Each line of the data below from the one holding "A chemotherapy infusion" to the one holding "How many Tuesdays are there from February", inclusive, is to be reproduced exactly; no other line belongs in the answer.

─── SOURCE DATA

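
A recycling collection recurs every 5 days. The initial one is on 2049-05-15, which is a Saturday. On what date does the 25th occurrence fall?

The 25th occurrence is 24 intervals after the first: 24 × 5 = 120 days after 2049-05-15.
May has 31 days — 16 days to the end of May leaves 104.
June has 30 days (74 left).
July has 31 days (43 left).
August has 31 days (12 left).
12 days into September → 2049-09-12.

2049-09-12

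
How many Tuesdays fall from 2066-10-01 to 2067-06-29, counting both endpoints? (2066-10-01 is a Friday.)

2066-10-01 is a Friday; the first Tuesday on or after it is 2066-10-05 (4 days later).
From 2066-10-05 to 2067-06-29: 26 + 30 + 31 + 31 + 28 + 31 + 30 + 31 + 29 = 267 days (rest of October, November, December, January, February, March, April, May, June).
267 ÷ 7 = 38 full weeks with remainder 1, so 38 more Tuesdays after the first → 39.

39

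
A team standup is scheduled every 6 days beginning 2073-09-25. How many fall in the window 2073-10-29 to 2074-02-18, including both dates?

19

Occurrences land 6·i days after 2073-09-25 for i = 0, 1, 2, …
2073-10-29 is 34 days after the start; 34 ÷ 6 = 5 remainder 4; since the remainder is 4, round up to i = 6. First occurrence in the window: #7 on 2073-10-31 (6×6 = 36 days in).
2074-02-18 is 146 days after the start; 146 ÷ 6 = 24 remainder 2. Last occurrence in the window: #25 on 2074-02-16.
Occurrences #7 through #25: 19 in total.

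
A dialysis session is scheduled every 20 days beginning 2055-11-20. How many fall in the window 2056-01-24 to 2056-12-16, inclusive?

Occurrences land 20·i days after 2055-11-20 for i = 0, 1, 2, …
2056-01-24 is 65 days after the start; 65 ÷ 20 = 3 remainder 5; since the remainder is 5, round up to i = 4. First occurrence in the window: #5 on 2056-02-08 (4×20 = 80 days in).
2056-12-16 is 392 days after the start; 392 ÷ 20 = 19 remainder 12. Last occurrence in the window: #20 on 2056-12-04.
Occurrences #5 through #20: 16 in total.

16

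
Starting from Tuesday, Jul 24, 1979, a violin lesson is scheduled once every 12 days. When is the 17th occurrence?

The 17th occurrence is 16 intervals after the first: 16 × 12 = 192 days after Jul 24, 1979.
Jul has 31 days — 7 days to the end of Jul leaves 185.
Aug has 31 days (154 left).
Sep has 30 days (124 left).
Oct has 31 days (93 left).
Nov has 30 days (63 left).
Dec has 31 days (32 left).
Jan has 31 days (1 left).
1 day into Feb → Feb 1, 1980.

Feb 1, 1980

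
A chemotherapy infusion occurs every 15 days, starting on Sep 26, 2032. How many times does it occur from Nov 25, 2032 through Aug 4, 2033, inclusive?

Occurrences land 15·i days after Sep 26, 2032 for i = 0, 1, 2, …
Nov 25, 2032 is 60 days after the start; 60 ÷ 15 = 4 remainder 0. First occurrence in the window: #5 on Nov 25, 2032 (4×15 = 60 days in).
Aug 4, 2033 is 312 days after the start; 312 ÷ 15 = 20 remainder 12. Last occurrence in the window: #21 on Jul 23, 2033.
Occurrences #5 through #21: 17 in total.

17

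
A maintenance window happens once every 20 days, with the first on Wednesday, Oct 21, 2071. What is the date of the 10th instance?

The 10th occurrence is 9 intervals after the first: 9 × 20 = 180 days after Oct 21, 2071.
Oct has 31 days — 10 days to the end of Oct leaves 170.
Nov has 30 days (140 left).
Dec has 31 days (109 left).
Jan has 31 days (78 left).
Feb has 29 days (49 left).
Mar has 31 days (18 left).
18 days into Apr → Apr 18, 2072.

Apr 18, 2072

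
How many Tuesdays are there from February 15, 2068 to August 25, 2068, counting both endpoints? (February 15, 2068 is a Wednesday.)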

──────
─── SOURCE DATA

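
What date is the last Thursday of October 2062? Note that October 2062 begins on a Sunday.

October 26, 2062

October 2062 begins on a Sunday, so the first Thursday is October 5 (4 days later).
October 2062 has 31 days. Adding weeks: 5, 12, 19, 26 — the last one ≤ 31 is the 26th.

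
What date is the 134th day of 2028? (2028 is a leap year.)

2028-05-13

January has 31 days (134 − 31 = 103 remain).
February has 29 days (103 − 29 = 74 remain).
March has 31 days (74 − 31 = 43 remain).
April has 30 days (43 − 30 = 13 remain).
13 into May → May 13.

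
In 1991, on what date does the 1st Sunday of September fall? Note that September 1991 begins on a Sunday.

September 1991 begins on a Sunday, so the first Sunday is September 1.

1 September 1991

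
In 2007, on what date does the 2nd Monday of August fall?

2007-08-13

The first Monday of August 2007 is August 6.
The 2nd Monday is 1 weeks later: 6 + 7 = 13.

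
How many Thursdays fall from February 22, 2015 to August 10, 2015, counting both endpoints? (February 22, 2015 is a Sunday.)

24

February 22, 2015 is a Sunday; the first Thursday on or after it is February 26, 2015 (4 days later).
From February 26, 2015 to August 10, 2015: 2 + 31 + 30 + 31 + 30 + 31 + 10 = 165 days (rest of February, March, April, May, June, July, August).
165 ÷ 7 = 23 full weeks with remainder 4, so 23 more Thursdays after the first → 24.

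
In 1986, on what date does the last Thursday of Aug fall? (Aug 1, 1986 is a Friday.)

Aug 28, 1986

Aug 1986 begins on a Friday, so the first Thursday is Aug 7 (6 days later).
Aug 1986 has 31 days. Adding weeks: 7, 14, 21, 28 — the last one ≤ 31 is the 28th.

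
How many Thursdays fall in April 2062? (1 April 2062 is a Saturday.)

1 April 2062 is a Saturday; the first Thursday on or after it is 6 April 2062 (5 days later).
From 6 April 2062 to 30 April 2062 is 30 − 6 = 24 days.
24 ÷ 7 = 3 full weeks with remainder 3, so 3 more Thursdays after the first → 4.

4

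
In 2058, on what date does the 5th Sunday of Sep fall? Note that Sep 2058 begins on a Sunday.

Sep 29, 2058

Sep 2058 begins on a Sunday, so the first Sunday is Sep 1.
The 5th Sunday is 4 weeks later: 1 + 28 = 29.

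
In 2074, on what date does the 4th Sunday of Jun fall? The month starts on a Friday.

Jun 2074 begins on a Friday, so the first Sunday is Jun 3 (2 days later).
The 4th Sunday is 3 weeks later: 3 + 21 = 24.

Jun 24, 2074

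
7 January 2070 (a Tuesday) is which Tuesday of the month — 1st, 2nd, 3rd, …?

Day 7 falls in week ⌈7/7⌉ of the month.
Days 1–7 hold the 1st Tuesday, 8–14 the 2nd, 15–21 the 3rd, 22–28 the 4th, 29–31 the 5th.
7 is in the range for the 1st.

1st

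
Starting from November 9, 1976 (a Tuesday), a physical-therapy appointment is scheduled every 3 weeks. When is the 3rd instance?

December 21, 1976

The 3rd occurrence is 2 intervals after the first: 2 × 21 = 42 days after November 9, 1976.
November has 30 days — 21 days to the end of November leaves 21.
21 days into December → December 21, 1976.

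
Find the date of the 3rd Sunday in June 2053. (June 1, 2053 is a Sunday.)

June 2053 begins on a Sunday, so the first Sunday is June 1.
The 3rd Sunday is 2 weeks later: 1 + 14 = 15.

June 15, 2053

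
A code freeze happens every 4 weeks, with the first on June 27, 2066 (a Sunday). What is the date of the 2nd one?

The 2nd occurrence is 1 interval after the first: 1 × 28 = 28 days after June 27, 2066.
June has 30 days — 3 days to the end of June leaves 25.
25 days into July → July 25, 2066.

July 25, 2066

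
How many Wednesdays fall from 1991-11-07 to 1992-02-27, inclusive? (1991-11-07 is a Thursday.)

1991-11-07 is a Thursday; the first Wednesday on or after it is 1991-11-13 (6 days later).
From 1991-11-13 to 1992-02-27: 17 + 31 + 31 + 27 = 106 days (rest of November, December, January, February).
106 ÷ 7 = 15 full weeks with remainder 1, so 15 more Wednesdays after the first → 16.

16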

──────
─── SOURCE DATA

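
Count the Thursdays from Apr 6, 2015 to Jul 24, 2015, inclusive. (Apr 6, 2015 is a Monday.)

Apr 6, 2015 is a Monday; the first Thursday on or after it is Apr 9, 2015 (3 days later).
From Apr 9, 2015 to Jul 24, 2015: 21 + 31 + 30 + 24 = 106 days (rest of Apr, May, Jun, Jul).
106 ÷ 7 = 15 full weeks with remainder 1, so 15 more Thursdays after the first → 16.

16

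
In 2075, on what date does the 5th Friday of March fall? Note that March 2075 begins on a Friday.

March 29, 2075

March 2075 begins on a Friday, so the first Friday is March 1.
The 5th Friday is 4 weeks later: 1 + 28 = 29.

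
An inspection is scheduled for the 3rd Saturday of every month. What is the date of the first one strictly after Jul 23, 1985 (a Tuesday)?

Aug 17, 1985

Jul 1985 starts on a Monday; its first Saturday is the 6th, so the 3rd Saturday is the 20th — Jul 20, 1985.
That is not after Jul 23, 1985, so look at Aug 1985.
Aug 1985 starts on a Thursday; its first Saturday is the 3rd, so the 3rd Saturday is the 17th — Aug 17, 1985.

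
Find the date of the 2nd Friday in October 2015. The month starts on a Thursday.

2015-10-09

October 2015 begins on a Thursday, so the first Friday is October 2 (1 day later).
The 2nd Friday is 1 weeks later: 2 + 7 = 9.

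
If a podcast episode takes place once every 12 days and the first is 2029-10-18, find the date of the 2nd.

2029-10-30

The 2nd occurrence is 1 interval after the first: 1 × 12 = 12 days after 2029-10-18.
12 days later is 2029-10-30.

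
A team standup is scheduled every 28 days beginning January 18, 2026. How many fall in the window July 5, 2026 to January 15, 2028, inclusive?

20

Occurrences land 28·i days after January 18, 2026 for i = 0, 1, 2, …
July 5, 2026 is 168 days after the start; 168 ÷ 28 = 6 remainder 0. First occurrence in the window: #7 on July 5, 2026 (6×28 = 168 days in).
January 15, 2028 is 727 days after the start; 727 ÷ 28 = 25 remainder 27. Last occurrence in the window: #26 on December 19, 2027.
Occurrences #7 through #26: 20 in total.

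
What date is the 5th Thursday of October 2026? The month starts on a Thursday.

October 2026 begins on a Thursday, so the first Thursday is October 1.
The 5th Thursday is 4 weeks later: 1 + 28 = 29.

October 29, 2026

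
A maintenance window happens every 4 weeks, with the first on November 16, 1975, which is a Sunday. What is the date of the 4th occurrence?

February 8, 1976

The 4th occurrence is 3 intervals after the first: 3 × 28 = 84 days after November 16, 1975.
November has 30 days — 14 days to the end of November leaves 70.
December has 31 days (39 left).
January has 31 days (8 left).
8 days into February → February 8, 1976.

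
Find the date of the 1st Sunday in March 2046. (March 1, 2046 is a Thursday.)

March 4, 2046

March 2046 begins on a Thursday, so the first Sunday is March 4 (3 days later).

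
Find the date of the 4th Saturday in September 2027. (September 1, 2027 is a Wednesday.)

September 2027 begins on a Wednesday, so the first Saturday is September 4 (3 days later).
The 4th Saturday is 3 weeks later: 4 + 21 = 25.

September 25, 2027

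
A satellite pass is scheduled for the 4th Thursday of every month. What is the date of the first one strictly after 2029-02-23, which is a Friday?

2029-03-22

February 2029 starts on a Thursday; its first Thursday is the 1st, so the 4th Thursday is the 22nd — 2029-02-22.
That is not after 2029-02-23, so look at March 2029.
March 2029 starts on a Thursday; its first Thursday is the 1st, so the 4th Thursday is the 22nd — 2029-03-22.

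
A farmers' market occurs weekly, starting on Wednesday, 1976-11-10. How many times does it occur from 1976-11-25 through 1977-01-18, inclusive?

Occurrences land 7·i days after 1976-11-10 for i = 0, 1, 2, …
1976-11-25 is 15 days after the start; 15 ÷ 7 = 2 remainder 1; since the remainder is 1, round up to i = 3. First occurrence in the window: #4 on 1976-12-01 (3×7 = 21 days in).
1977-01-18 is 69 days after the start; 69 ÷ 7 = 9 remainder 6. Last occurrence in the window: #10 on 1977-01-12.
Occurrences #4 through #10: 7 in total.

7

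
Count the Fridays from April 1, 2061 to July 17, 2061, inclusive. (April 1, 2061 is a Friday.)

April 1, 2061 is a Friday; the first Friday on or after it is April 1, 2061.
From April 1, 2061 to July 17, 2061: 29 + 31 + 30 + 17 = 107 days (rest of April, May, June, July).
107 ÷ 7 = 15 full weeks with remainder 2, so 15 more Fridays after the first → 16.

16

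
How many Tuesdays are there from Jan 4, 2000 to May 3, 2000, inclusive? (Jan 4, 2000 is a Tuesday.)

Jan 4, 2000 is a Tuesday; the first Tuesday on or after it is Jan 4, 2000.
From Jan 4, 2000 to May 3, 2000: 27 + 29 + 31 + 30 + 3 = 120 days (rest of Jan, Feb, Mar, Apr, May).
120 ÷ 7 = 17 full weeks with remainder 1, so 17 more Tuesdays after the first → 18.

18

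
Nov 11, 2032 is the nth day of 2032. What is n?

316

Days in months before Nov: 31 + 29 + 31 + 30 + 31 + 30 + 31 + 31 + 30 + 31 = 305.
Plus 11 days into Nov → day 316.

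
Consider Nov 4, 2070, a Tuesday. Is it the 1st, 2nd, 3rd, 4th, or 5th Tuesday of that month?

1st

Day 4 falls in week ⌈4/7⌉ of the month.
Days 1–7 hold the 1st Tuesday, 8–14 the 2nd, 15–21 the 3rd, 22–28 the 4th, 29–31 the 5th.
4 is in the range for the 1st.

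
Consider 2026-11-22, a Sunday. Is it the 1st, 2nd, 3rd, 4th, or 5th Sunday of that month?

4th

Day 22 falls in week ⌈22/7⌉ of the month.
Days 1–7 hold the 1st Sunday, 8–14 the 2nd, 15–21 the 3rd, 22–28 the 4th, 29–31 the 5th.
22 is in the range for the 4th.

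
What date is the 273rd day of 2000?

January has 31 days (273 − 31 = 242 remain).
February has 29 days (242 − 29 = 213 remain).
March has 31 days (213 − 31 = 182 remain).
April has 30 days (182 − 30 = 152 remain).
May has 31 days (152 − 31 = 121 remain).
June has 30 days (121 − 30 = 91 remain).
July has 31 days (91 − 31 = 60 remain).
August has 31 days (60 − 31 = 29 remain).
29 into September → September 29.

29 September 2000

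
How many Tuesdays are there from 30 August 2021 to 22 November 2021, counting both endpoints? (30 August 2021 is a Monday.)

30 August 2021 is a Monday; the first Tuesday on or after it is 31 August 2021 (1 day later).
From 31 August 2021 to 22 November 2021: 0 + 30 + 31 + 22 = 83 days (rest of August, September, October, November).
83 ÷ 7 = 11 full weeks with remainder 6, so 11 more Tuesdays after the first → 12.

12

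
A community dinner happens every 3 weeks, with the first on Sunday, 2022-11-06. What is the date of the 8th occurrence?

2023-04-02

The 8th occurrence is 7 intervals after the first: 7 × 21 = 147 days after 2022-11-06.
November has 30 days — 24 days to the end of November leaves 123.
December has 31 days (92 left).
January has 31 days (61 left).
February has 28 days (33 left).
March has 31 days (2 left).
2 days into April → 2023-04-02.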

──────

#### ANSWER SPACE:
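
A chemotherapy infusion occurs every 15 days, starting on Sep 26, 2032. How many times does it occur from Nov 25, 2032 through Aug 4, 2033, inclusive?

Occurrences land 15·i days after Sep 26, 2032 for i = 0, 1, 2, …
Nov 25, 2032 is 60 days after the start; 60 ÷ 15 = 4 remainder 0. First occurrence in the window: #5 on Nov 25, 2032 (4×15 = 60 days in).
Aug 4, 2033 is 312 days after the start; 312 ÷ 15 = 20 remainder 12. Last occurrence in the window: #21 on Jul 23, 2033.
Occurrences #5 through #21: 17 in total.

17

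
A maintenance window happens once every 20 days, with the first on Wednesday, Oct 21, 2071. What is the date of the 10th instance?

The 10th occurrence is 9 intervals after the first: 9 × 20 = 180 days after Oct 21, 2071.
Oct has 31 days — 10 days to the end of Oct leaves 170.
Nov has 30 days (140 left).
Dec has 31 days (109 left).
Jan has 31 days (78 left).
Feb has 29 days (49 left).
Mar has 31 days (18 left).
18 days into Apr → Apr 18, 2072.

Apr 18, 2072

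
How many Tuesdays are there from February 15, 2068 to August 25, 2068, counting both endpoints? (February 15, 2068 is a Wednesday.)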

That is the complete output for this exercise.